Saved data entries

☆ ☆ ☆ ☆

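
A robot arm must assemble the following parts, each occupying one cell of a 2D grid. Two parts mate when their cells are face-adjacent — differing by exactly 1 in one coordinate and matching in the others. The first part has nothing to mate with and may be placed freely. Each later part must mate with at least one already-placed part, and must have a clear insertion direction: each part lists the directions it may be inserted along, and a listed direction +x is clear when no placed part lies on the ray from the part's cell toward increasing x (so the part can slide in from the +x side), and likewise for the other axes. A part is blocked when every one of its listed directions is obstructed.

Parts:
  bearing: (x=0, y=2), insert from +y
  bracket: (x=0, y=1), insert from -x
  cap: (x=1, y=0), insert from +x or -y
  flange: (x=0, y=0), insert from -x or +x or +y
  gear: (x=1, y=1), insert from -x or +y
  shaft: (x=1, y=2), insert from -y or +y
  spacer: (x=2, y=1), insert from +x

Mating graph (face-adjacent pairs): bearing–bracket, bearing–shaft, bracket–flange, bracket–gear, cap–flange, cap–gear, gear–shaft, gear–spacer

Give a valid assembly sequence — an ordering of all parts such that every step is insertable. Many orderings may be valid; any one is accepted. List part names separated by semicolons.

spacer; gear; cap; flange; shaft; bearing; bracket

1. spacer@(2, 1) [+x clear] — {spacer}
2. gear@(1, 1) [-x clear] — {gear, spacer}
3. cap@(1, 0) [+x clear] — {cap, gear, spacer}
4. flange@(0, 0) [-x clear] — {cap, flange, gear, spacer}
5. shaft@(1, 2) [+y clear] — {cap, flange, gear, shaft, spacer}
6. bearing@(0, 2) [+y clear] — {bearing, cap, flange, gear, shaft, spacer}
7. bracket@(0, 1) [-x clear] — {bearing, bracket, cap, flange, gear, shaft, spacer}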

☆ ☆ ☆ ☆

Above are the entries. Output exactly the lines beginning with the line that has "shaft: (x=1, y=2), insert from -y or +y" and ending with the line that has "Mating graph (face-adjacent".

▸ **RESULT OF THIS EXERCISE**
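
  shaft: (x=1, y=2), insert from -y or +y
  spacer: (x=2, y=1), insert from +x

Mating graph (face-adjacent pairs): bearing–bracket, bearing–shaft, bracket–flange, bracket–gear, cap–flange, cap–gear, gear–shaft, gear–spacer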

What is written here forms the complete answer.